__Exercise description__: Starting at the top of the records, output every line through the one that contains "The internal panel — applied", keeping each exactly as it appears.

[Dataset entries]
--------------------
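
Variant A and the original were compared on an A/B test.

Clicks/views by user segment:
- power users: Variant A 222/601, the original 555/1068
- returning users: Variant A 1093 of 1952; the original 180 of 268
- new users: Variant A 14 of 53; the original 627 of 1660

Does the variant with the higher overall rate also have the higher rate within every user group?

No

Power users: Variant A 222/601 = 36.9%, the original 555/1068 = 52.0% → the original
Returning users: Variant A 1093/1952 = 56.0%, the original 180/268 = 67.2% → the original
New users: Variant A 14/53 = 26.4%, the original 627/1660 = 37.8% → the original
Overall: Variant A 1329/2606 = 51.0%, the original 1362/2996 = 45.5% → Variant A
The original wins each user group but Variant A wins overall — the comparison reverses. The original's views skew toward new users, which has a lower base rate.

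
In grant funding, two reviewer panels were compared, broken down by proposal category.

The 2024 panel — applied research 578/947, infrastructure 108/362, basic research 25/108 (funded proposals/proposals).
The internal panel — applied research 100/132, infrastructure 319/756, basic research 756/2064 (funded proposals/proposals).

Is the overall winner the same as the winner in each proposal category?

No

Applied research: the 2024 panel 578/947 = 61.0%, the internal panel 100/132 = 75.8% → the internal panel
Infrastructure: the 2024 panel 108/362 = 29.8%, the internal panel 319/756 = 42.2% → the internal panel
Basic research: the 2024 panel 25/108 = 23.1%, the internal panel 756/2064 = 36.6% → the internal panel
Overall: the 2024 panel 711/1417 = 50.2%, the internal panel 1175/2952 = 39.8% → the 2024 panel
The internal panel wins each proposal group but the 2024 panel wins overall — the comparison reverses. The internal panel's proposals skew toward basic research, which has a lower base rate.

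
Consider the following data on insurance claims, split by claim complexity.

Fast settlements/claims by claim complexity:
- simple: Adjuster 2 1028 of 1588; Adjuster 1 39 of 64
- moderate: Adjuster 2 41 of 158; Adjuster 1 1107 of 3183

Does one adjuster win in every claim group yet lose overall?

Simple: Adjuster 2 1028/1588 = 64.7%, Adjuster 1 39/64 = 60.9% → Adjuster 2
Moderate: Adjuster 2 41/158 = 25.9%, Adjuster 1 1107/3183 = 34.8% → Adjuster 1
Overall: Adjuster 2 1069/1746 = 61.2%, Adjuster 1 1146/3247 = 35.3% → Adjuster 2
Neither sweeps: Adjuster 2 wins 1 of 2 groups, Adjuster 1 wins 1. Adjuster 2 wins overall but not every group — no Simpson reversal.

No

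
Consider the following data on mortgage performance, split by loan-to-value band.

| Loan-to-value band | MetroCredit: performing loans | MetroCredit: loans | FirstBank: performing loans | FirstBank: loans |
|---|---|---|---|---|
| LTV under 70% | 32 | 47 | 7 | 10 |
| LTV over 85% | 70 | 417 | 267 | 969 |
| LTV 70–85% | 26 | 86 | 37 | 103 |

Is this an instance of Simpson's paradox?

LTV under 70%: MetroCredit 32/47 = 68.1%, FirstBank 7/10 = 70.0% → FirstBank
LTV over 85%: MetroCredit 70/417 = 16.8%, FirstBank 267/969 = 27.6% → FirstBank
LTV 70–85%: MetroCredit 26/86 = 30.2%, FirstBank 37/103 = 35.9% → FirstBank
Overall: MetroCredit 128/550 = 23.3%, FirstBank 311/1082 = 28.7% → FirstBank
FirstBank wins overall and in every loan-to-value group — no reversal.

No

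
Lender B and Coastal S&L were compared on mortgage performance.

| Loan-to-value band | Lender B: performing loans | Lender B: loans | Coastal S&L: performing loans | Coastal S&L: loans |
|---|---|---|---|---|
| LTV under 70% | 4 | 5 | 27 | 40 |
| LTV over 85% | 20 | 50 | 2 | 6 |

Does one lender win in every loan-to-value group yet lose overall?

Yes

LTV under 70%: Lender B 4/5 = 80.0%, Coastal S&L 27/40 = 67.5% → Lender B
LTV over 85%: Lender B 20/50 = 40.0%, Coastal S&L 2/6 = 33.3% → Lender B
Overall: Lender B 24/55 = 43.6%, Coastal S&L 29/46 = 63.0% → Coastal S&L
Lender B wins each loan-to-value group but Coastal S&L wins overall — the comparison reverses. Lender B's loans skew toward LTV over 85%, which has a lower base rate.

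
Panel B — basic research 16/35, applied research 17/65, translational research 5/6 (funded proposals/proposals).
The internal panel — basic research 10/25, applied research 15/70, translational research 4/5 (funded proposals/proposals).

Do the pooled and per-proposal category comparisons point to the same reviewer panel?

Yes

Basic research: Panel B 16/35 = 45.7%, the internal panel 10/25 = 40.0% → Panel B
Applied research: Panel B 17/65 = 26.2%, the internal panel 15/70 = 21.4% → Panel B
Translational research: Panel B 5/6 = 83.3%, the internal panel 4/5 = 80.0% → Panel B
Overall: Panel B 38/106 = 35.8%, the internal panel 29/100 = 29.0% → Panel B
Panel B wins overall and in every proposal group — no reversal.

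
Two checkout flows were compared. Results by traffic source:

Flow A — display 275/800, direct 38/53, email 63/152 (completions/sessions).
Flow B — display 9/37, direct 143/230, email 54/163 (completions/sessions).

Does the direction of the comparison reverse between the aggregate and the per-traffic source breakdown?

Yes

Display: Flow A 275/800 = 34.4%, Flow B 9/37 = 24.3% → Flow A
Direct: Flow A 38/53 = 71.7%, Flow B 143/230 = 62.2% → Flow A
Email: Flow A 63/152 = 41.4%, Flow B 54/163 = 33.1% → Flow A
Overall: Flow A 376/1005 = 37.4%, Flow B 206/430 = 47.9% → Flow B
Flow A wins each traffic group but Flow B wins overall — the comparison reverses. Flow A's sessions skew toward display, which has a lower base rate.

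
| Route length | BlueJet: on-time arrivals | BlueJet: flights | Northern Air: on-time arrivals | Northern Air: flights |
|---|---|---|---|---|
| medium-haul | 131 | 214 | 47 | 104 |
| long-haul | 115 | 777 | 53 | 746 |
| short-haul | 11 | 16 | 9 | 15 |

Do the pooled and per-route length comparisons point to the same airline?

Yes

Medium-haul: BlueJet 131/214 = 61.2%, Northern Air 47/104 = 45.2% → BlueJet
Long-haul: BlueJet 115/777 = 14.8%, Northern Air 53/746 = 7.1% → BlueJet
Short-haul: BlueJet 11/16 = 68.8%, Northern Air 9/15 = 60.0% → BlueJet
Overall: BlueJet 257/1007 = 25.5%, Northern Air 109/865 = 12.6% → BlueJet
BlueJet wins overall and in every route group — no reversal.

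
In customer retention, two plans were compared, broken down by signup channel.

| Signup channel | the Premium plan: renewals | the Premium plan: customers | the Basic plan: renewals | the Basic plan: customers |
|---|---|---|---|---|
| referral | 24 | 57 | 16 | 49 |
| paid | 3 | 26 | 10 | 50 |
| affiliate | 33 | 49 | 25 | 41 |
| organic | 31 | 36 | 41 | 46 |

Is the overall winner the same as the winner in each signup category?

No

Referral: the Premium plan 24/57 = 42.1%, the Basic plan 16/49 = 32.7% → the Premium plan
Paid: the Premium plan 3/26 = 11.5%, the Basic plan 10/50 = 20.0% → the Basic plan
Affiliate: the Premium plan 33/49 = 67.3%, the Basic plan 25/41 = 61.0% → the Premium plan
Organic: the Premium plan 31/36 = 86.1%, the Basic plan 41/46 = 89.1% → the Basic plan
Overall: the Premium plan 91/168 = 54.2%, the Basic plan 92/186 = 49.5% → the Premium plan
Neither sweeps: the Premium plan wins 2 of 4 groups, the Basic plan wins 2. The Premium plan wins overall but not every group — no Simpson reversal.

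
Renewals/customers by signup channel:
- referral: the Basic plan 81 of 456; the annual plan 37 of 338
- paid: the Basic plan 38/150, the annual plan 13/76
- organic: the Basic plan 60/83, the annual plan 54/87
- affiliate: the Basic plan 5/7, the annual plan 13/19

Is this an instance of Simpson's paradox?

No

Referral: the Basic plan 81/456 = 17.8%, the annual plan 37/338 = 10.9% → the Basic plan
Paid: the Basic plan 38/150 = 25.3%, the annual plan 13/76 = 17.1% → the Basic plan
Organic: the Basic plan 60/83 = 72.3%, the annual plan 54/87 = 62.1% → the Basic plan
Affiliate: the Basic plan 5/7 = 71.4%, the annual plan 13/19 = 68.4% → the Basic plan
Overall: the Basic plan 184/696 = 26.4%, the annual plan 117/520 = 22.5% → the Basic plan
The Basic plan wins overall and in every signup group — no reversal.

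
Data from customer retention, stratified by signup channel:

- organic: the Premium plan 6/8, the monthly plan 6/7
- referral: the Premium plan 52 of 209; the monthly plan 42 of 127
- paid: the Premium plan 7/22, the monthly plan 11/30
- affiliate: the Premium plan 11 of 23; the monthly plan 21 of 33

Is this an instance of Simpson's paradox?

No

Organic: the Premium plan 6/8 = 75.0%, the monthly plan 6/7 = 85.7% → the monthly plan
Referral: the Premium plan 52/209 = 24.9%, the monthly plan 42/127 = 33.1% → the monthly plan
Paid: the Premium plan 7/22 = 31.8%, the monthly plan 11/30 = 36.7% → the monthly plan
Affiliate: the Premium plan 11/23 = 47.8%, the monthly plan 21/33 = 63.6% → the monthly plan
Overall: the Premium plan 76/262 = 29.0%, the monthly plan 80/197 = 40.6% → the monthly plan
The monthly plan wins overall and in every signup group — no reversal.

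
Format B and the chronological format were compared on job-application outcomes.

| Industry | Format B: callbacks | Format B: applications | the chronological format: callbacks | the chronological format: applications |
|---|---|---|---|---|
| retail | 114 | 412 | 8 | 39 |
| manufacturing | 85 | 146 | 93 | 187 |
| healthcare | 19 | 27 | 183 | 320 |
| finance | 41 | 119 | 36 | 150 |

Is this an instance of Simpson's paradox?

Retail: Format B 114/412 = 27.7%, the chronological format 8/39 = 20.5% → Format B
Manufacturing: Format B 85/146 = 58.2%, the chronological format 93/187 = 49.7% → Format B
Healthcare: Format B 19/27 = 70.4%, the chronological format 183/320 = 57.2% → Format B
Finance: Format B 41/119 = 34.5%, the chronological format 36/150 = 24.0% → Format B
Overall: Format B 259/704 = 36.8%, the chronological format 320/696 = 46.0% → the chronological format
Format B wins each industry group but the chronological format wins overall — the comparison reverses. Format B's applications skew toward retail, which has a lower base rate.

Yes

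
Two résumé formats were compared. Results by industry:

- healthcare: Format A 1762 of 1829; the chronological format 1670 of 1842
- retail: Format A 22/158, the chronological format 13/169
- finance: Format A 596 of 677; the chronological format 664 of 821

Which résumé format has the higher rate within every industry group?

Format A

Healthcare: Format A 1762/1829 = 96.3%, the chronological format 1670/1842 = 90.7% → Format A
Retail: Format A 22/158 = 13.9%, the chronological format 13/169 = 7.7% → Format A
Finance: Format A 596/677 = 88.0%, the chronological format 664/821 = 80.9% → Format A
Format A has the higher rate in all 3 groups.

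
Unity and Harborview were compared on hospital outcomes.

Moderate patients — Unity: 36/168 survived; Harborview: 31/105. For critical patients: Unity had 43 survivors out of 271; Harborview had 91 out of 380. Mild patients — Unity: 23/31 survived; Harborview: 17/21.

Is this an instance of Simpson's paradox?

Moderate: Unity 36/168 = 21.4%, Harborview 31/105 = 29.5% → Harborview
Critical: Unity 43/271 = 15.9%, Harborview 91/380 = 23.9% → Harborview
Mild: Unity 23/31 = 74.2%, Harborview 17/21 = 81.0% → Harborview
Overall: Unity 102/470 = 21.7%, Harborview 139/506 = 27.5% → Harborview
Harborview wins overall and in every case group — no reversal.

No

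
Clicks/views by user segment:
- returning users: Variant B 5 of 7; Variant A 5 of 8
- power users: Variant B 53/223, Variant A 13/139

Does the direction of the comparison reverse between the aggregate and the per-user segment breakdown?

No

Returning users: Variant B 5/7 = 71.4%, Variant A 5/8 = 62.5% → Variant B
Power users: Variant B 53/223 = 23.8%, Variant A 13/139 = 9.4% → Variant B
Overall: Variant B 58/230 = 25.2%, Variant A 18/147 = 12.2% → Variant B
Variant B wins overall and in every user group — no reversal.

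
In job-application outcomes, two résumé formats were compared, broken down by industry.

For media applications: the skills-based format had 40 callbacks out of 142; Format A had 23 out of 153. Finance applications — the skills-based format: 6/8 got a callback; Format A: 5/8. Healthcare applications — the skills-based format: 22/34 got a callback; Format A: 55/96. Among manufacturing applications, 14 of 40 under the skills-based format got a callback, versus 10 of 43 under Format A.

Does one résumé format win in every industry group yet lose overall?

No

Media: the skills-based format 40/142 = 28.2%, Format A 23/153 = 15.0% → the skills-based format
Finance: the skills-based format 6/8 = 75.0%, Format A 5/8 = 62.5% → the skills-based format
Healthcare: the skills-based format 22/34 = 64.7%, Format A 55/96 = 57.3% → the skills-based format
Manufacturing: the skills-based format 14/40 = 35.0%, Format A 10/43 = 23.3% → the skills-based format
Overall: the skills-based format 82/224 = 36.6%, Format A 93/300 = 31.0% → the skills-based format
The skills-based format wins overall and in every industry group — no reversal.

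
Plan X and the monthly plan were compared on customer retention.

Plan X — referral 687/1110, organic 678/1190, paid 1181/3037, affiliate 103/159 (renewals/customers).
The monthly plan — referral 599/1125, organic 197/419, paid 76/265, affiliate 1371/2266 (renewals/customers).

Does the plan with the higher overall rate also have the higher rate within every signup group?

Referral: Plan X 687/1110 = 61.9%, the monthly plan 599/1125 = 53.2% → Plan X
Organic: Plan X 678/1190 = 57.0%, the monthly plan 197/419 = 47.0% → Plan X
Paid: Plan X 1181/3037 = 38.9%, the monthly plan 76/265 = 28.7% → Plan X
Affiliate: Plan X 103/159 = 64.8%, the monthly plan 1371/2266 = 60.5% → Plan X
Overall: Plan X 2649/5496 = 48.2%, the monthly plan 2243/4075 = 55.0% → the monthly plan
Plan X wins each signup group but the monthly plan wins overall — the comparison reverses. Plan X's customers skew toward paid, which has a lower base rate.

No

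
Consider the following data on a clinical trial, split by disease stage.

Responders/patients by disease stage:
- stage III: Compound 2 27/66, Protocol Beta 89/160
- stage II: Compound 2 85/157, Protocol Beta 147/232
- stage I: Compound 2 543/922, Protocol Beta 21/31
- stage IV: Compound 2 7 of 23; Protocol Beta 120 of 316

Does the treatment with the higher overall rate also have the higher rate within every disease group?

No

Stage III: Compound 2 27/66 = 40.9%, Protocol Beta 89/160 = 55.6% → Protocol Beta
Stage II: Compound 2 85/157 = 54.1%, Protocol Beta 147/232 = 63.4% → Protocol Beta
Stage I: Compound 2 543/922 = 58.9%, Protocol Beta 21/31 = 67.7% → Protocol Beta
Stage IV: Compound 2 7/23 = 30.4%, Protocol Beta 120/316 = 38.0% → Protocol Beta
Overall: Compound 2 662/1168 = 56.7%, Protocol Beta 377/739 = 51.0% → Compound 2
Protocol Beta wins each disease group but Compound 2 wins overall — the comparison reverses. Protocol Beta's patients skew toward stage IV, which has a lower base rate.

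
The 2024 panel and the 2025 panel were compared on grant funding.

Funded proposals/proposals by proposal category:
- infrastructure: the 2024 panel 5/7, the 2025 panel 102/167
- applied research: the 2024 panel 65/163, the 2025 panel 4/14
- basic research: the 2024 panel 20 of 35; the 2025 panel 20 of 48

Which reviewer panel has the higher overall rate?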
--------------------
__Solution__:
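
Variant A and the original were compared on an A/B test.

Clicks/views by user segment:
- power users: Variant A 222/601, the original 555/1068
- returning users: Variant A 1093 of 1952; the original 180 of 268
- new users: Variant A 14 of 53; the original 627 of 1660

Does the variant with the higher overall rate also have the higher rate within every user group?

No

Power users: Variant A 222/601 = 36.9%, the original 555/1068 = 52.0% → the original
Returning users: Variant A 1093/1952 = 56.0%, the original 180/268 = 67.2% → the original
New users: Variant A 14/53 = 26.4%, the original 627/1660 = 37.8% → the original
Overall: Variant A 1329/2606 = 51.0%, the original 1362/2996 = 45.5% → Variant A
The original wins each user group but Variant A wins overall — the comparison reverses. The original's views skew toward new users, which has a lower base rate.

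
In grant funding, two reviewer panels were compared, broken down by proposal category.

The 2024 panel — applied research 578/947, infrastructure 108/362, basic research 25/108 (funded proposals/proposals).
The internal panel — applied research 100/132, infrastructure 319/756, basic research 756/2064 (funded proposals/proposals).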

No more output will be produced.